EXERCISE DATA
- - - - -
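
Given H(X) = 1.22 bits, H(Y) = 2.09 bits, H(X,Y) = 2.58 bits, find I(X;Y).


I(X;Y) = H(X) + H(Y) - H(X,Y) = 1.22 + 2.09 - 2.58 = 0.73

0.73 bits


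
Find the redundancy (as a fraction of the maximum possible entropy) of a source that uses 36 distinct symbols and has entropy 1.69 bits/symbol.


H_max = log2(K) = log2(36) = 5.1699 bits/symbol. Redundancy = 1 - H/H_max = 1 - 1.69/5.1699 = 1 - 0.3269 = 0.6731

0.6731


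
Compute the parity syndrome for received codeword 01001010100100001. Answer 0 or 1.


Syndrome = XOR of all bits = 0 XOR 1 XOR 0 XOR 0 XOR 1 XOR 0 XOR 1 XOR 0 XOR 1 XOR 0 XOR 0 XOR 1 XOR 0 XOR 0 XOR 0 XOR 0 XOR 1 = 0

0


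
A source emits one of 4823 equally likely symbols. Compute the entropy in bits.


H = log2(n) = log2(4823) = 12.2357

12.2357 bits


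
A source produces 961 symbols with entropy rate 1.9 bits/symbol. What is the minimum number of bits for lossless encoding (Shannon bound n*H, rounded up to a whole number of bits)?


Minimum bits >= n * H = 961 * 1.9 = 1825.9, rounded up to a whole number of bits = 1826

1826 bits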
- - - - -
TASK GOAL
Output the whole listing again, keeping every line identical.

WRITTEN SOLUTION
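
Given H(X) = 1.22 bits, H(Y) = 2.09 bits, H(X,Y) = 2.58 bits, find I(X;Y).


I(X;Y) = H(X) + H(Y) - H(X,Y) = 1.22 + 2.09 - 2.58 = 0.73

0.73 bits


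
Find the redundancy (as a fraction of the maximum possible entropy) of a source that uses 36 distinct symbols and has entropy 1.69 bits/symbol.


H_max = log2(K) = log2(36) = 5.1699 bits/symbol. Redundancy = 1 - H/H_max = 1 - 1.69/5.1699 = 1 - 0.3269 = 0.6731

0.6731


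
Compute the parity syndrome for received codeword 01001010100100001. Answer 0 or 1.


Syndrome = XOR of all bits = 0 XOR 1 XOR 0 XOR 0 XOR 1 XOR 0 XOR 1 XOR 0 XOR 1 XOR 0 XOR 0 XOR 1 XOR 0 XOR 0 XOR 0 XOR 0 XOR 1 = 0

0


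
A source emits one of 4823 equally likely symbols. Compute the entropy in bits.


H = log2(n) = log2(4823) = 12.2357

12.2357 bits


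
A source produces 961 symbols with entropy rate 1.9 bits/symbol. What is the minimum number of bits for lossless encoding (Shannon bound n*H, rounded up to a whole number of bits)?


Minimum bits >= n * H = 961 * 1.9 = 1825.9, rounded up to a whole number of bits = 1826

1826 bits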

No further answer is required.